— PROMPT —
Of all the entries below, retype only the lines from the one with "Answer: $244$" through the one with "Answer: $-928$", exactly as they appear.

— SOURCE INFORMATION —
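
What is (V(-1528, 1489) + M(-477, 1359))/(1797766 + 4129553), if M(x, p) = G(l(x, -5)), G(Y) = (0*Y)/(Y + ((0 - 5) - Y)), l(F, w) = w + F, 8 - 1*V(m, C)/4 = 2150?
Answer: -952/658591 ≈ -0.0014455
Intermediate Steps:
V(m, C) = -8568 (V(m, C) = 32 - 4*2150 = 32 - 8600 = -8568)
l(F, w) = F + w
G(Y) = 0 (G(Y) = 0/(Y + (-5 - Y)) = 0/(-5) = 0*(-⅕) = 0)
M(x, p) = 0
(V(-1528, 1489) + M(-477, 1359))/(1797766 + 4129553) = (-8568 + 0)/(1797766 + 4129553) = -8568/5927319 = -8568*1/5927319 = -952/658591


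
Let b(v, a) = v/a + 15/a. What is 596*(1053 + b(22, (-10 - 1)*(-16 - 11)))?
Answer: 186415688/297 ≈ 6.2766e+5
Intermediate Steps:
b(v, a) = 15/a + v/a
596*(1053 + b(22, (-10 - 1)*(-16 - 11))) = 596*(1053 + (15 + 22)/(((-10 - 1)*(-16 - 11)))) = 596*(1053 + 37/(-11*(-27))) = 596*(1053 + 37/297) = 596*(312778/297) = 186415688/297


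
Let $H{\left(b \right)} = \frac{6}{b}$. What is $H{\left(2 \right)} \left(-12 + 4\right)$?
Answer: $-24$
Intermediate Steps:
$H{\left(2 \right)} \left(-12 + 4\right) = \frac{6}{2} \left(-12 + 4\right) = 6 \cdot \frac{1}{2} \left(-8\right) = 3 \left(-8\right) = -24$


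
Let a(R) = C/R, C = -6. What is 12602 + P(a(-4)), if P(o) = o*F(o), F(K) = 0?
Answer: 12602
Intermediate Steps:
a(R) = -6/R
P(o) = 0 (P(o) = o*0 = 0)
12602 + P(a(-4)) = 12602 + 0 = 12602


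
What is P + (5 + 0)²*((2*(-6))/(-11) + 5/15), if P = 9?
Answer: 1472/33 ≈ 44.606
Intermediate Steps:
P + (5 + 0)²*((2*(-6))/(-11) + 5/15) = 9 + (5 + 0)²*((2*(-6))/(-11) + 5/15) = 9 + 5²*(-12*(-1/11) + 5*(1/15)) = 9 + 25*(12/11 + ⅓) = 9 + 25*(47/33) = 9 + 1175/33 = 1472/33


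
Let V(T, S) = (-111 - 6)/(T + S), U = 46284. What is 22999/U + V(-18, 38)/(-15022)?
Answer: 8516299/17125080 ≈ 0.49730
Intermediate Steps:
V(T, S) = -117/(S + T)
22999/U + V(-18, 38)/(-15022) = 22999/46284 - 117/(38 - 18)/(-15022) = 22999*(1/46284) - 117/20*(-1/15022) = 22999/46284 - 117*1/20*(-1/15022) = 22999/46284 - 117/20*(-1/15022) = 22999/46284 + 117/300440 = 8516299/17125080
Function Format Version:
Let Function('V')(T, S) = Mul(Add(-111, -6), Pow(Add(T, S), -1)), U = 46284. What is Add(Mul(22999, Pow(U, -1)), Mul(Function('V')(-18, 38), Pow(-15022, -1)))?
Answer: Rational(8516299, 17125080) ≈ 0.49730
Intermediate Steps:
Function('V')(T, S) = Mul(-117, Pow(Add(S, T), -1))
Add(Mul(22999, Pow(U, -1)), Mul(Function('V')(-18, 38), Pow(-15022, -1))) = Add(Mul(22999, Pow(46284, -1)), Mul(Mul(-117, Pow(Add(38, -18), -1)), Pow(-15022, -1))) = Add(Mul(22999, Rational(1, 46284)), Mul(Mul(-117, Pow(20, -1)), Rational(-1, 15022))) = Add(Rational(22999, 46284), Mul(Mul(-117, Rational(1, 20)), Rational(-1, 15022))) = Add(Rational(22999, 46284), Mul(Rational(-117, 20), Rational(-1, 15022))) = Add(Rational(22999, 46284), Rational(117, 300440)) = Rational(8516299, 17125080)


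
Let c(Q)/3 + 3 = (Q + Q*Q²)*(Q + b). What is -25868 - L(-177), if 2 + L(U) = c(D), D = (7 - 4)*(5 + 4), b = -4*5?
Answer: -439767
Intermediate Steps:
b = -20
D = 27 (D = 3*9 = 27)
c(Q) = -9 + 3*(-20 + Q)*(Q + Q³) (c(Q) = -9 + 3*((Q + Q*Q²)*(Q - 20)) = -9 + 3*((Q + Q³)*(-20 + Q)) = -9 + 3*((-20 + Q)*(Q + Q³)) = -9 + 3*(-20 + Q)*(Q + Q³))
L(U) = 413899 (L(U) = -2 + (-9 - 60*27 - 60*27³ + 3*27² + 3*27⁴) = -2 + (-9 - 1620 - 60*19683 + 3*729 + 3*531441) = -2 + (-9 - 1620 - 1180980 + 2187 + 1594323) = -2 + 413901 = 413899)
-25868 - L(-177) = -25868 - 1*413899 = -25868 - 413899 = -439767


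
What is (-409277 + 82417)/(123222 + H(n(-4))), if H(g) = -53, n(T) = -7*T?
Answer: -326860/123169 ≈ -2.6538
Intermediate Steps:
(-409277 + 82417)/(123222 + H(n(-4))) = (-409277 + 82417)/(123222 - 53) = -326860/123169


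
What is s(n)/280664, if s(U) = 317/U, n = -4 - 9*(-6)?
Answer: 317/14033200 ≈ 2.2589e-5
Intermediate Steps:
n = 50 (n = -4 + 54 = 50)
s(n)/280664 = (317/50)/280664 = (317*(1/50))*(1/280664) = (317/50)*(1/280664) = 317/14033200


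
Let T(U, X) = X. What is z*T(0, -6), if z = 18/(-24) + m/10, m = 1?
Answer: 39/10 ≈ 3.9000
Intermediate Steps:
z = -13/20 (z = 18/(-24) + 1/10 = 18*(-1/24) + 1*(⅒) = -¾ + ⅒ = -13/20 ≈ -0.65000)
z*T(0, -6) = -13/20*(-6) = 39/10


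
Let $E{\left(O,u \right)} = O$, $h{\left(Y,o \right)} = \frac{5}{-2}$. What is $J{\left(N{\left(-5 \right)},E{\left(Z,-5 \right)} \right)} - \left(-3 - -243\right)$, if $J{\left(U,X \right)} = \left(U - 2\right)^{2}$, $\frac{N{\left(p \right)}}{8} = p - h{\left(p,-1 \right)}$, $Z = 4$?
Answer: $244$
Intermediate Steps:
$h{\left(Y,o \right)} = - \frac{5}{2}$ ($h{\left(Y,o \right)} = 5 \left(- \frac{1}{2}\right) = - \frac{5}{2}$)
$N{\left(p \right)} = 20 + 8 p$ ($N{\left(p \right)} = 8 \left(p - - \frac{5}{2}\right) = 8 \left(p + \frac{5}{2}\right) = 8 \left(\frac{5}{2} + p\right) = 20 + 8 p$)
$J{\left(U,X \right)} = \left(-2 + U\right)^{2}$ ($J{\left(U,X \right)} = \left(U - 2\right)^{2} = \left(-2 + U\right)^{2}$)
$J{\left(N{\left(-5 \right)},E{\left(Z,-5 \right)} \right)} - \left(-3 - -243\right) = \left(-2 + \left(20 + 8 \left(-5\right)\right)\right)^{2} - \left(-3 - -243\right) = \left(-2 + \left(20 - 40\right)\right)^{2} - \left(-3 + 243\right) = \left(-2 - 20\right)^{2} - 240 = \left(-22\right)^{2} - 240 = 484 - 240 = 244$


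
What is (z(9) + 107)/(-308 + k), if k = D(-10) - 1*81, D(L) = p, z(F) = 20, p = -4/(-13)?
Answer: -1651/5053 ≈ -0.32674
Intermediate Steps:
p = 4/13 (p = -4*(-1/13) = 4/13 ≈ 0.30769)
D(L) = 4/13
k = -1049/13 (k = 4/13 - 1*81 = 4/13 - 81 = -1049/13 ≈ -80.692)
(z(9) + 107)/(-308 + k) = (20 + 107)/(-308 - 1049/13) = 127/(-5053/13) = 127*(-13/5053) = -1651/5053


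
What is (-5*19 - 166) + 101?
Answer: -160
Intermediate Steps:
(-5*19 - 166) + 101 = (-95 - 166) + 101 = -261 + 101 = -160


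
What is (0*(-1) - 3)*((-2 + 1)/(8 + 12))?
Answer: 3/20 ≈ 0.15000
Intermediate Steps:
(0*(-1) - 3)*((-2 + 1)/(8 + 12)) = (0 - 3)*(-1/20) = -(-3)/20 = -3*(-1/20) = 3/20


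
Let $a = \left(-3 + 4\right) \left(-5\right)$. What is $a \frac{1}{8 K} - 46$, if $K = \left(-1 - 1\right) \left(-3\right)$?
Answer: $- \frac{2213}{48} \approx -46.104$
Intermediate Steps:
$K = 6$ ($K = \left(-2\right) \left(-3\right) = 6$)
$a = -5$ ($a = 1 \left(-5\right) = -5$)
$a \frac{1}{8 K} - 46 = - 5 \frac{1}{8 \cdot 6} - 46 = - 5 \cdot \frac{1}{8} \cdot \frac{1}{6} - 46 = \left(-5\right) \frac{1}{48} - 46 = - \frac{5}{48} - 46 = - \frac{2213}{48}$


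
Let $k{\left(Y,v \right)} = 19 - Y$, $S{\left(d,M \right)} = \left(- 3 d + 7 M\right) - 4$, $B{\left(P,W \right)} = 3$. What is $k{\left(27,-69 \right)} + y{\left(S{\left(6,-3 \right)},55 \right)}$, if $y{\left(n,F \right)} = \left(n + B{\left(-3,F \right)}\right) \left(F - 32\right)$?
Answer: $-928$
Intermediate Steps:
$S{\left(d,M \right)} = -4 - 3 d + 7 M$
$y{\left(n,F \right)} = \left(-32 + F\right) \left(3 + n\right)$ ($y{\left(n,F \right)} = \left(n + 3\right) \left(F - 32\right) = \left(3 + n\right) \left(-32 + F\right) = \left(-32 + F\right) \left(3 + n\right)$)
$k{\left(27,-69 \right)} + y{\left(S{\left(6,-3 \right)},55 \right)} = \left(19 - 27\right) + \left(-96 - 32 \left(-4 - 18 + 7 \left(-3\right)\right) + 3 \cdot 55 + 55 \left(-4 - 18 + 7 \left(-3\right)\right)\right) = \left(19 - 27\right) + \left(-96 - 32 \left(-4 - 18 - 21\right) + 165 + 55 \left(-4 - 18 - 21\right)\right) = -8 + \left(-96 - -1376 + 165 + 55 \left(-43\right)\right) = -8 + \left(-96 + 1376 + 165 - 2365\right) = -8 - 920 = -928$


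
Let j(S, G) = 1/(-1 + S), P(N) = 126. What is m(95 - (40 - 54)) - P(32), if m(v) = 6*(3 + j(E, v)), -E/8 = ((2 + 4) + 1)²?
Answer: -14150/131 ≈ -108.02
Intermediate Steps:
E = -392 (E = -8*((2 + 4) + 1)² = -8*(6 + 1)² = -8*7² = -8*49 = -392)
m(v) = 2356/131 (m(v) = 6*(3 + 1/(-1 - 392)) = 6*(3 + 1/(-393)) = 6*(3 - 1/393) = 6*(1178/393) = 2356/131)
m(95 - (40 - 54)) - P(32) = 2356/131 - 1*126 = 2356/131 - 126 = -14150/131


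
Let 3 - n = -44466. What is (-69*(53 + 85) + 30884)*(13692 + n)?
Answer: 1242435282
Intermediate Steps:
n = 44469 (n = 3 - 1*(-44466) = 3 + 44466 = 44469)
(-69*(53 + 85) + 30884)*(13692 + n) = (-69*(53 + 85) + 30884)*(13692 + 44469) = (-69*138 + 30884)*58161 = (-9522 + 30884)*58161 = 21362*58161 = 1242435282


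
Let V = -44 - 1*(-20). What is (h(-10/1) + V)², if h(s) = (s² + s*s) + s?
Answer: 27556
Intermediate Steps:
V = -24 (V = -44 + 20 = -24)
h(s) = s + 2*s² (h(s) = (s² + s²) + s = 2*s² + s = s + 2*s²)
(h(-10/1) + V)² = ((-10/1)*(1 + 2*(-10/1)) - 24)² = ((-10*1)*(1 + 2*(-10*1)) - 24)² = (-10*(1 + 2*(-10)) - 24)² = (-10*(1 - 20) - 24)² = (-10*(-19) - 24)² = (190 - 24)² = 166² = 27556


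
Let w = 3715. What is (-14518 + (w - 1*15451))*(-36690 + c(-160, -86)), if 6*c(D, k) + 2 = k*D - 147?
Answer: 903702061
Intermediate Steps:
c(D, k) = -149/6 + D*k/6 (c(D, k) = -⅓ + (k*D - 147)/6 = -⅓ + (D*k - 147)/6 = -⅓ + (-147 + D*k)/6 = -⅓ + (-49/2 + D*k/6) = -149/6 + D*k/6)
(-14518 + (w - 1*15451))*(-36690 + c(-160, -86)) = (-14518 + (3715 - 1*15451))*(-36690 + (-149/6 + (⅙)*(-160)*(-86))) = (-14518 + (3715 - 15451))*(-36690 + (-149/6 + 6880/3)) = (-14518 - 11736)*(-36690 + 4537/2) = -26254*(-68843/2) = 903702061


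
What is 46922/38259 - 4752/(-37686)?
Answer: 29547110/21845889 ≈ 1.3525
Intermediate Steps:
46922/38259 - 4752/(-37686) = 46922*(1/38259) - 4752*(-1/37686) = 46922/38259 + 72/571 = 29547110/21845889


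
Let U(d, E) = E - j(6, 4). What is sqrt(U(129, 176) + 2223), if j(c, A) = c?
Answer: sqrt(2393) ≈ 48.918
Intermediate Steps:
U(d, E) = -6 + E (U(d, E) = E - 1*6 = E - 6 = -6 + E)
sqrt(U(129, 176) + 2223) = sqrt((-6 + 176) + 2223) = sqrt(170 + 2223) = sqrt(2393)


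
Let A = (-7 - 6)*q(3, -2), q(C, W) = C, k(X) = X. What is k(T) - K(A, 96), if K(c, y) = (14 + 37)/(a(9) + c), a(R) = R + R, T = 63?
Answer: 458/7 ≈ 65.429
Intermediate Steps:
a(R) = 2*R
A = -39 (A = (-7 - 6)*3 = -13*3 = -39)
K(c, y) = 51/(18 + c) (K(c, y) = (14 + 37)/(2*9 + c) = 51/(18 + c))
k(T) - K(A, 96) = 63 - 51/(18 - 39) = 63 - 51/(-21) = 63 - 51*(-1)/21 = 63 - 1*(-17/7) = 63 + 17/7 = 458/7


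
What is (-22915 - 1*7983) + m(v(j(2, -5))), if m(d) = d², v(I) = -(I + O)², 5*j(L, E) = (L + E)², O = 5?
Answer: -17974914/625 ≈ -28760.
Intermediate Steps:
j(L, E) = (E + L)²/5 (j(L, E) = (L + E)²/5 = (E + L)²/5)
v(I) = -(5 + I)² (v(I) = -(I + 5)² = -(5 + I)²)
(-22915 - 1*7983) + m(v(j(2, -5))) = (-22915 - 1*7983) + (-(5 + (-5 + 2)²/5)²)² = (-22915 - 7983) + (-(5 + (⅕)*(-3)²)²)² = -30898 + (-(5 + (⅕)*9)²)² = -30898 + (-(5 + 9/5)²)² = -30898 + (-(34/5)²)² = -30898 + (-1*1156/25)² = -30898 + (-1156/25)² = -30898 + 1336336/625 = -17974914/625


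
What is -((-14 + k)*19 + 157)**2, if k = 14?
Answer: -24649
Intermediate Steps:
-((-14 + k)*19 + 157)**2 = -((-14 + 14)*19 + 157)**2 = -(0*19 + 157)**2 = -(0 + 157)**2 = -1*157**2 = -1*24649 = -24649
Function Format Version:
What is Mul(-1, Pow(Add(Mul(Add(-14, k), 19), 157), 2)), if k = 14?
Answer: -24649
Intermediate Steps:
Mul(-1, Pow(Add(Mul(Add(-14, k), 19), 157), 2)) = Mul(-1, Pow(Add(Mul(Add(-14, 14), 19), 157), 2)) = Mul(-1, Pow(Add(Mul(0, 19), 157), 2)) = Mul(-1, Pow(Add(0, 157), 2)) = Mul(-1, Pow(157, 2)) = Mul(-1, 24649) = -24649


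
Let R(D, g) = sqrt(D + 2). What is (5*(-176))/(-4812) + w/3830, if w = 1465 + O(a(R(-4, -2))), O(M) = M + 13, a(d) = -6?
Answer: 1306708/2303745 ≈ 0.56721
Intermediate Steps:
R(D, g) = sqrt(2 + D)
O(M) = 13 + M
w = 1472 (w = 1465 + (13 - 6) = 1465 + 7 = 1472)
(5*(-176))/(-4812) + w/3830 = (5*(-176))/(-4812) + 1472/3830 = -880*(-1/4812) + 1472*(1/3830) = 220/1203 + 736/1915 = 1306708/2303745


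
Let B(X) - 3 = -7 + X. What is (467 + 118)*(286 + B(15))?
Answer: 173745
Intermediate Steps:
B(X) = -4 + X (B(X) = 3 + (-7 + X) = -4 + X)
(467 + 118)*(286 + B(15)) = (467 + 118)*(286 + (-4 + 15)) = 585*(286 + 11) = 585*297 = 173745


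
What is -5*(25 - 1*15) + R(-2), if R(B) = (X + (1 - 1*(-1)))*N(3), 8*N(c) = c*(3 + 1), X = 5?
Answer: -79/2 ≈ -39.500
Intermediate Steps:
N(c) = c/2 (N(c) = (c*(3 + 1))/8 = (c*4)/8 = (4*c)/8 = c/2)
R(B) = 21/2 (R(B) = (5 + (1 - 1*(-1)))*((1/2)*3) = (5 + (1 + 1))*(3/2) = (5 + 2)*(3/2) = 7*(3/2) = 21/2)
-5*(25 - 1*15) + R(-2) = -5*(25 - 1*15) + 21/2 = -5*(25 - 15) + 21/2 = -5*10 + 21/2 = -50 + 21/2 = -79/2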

— SOLVED EXERCISE —
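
Answer: $244$
Intermediate Steps:
$h{\left(Y,o \right)} = - \frac{5}{2}$ ($h{\left(Y,o \right)} = 5 \left(- \frac{1}{2}\right) = - \frac{5}{2}$)
$N{\left(p \right)} = 20 + 8 p$ ($N{\left(p \right)} = 8 \left(p - - \frac{5}{2}\right) = 8 \left(p + \frac{5}{2}\right) = 8 \left(\frac{5}{2} + p\right) = 20 + 8 p$)
$J{\left(U,X \right)} = \left(-2 + U\right)^{2}$ ($J{\left(U,X \right)} = \left(U - 2\right)^{2} = \left(-2 + U\right)^{2}$)
$J{\left(N{\left(-5 \right)},E{\left(Z,-5 \right)} \right)} - \left(-3 - -243\right) = \left(-2 + \left(20 + 8 \left(-5\right)\right)\right)^{2} - \left(-3 - -243\right) = \left(-2 + \left(20 - 40\right)\right)^{2} - \left(-3 + 243\right) = \left(-2 - 20\right)^{2} - 240 = \left(-22\right)^{2} - 240 = 484 - 240 = 244$


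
What is (z(9) + 107)/(-308 + k), if k = D(-10) - 1*81, D(L) = p, z(F) = 20, p = -4/(-13)?
Answer: -1651/5053 ≈ -0.32674
Intermediate Steps:
p = 4/13 (p = -4*(-1/13) = 4/13 ≈ 0.30769)
D(L) = 4/13
k = -1049/13 (k = 4/13 - 1*81 = 4/13 - 81 = -1049/13 ≈ -80.692)
(z(9) + 107)/(-308 + k) = (20 + 107)/(-308 - 1049/13) = 127/(-5053/13) = 127*(-13/5053) = -1651/5053


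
What is (-5*19 - 166) + 101?
Answer: -160
Intermediate Steps:
(-5*19 - 166) + 101 = (-95 - 166) + 101 = -261 + 101 = -160


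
What is (0*(-1) - 3)*((-2 + 1)/(8 + 12))?
Answer: 3/20 ≈ 0.15000
Intermediate Steps:
(0*(-1) - 3)*((-2 + 1)/(8 + 12)) = (0 - 3)*(-1/20) = -(-3)/20 = -3*(-1/20) = 3/20


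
Let $a = \left(-3 + 4\right) \left(-5\right)$. What is $a \frac{1}{8 K} - 46$, if $K = \left(-1 - 1\right) \left(-3\right)$?
Answer: $- \frac{2213}{48} \approx -46.104$
Intermediate Steps:
$K = 6$ ($K = \left(-2\right) \left(-3\right) = 6$)
$a = -5$ ($a = 1 \left(-5\right) = -5$)
$a \frac{1}{8 K} - 46 = - 5 \frac{1}{8 \cdot 6} - 46 = - 5 \cdot \frac{1}{8} \cdot \frac{1}{6} - 46 = \left(-5\right) \frac{1}{48} - 46 = - \frac{5}{48} - 46 = - \frac{2213}{48}$


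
Let $k{\left(Y,v \right)} = 19 - Y$, $S{\left(d,M \right)} = \left(- 3 d + 7 M\right) - 4$, $B{\left(P,W \right)} = 3$. What is $k{\left(27,-69 \right)} + y{\left(S{\left(6,-3 \right)},55 \right)}$, if $y{\left(n,F \right)} = \left(n + B{\left(-3,F \right)}\right) \left(F - 32\right)$?
Answer: $-928$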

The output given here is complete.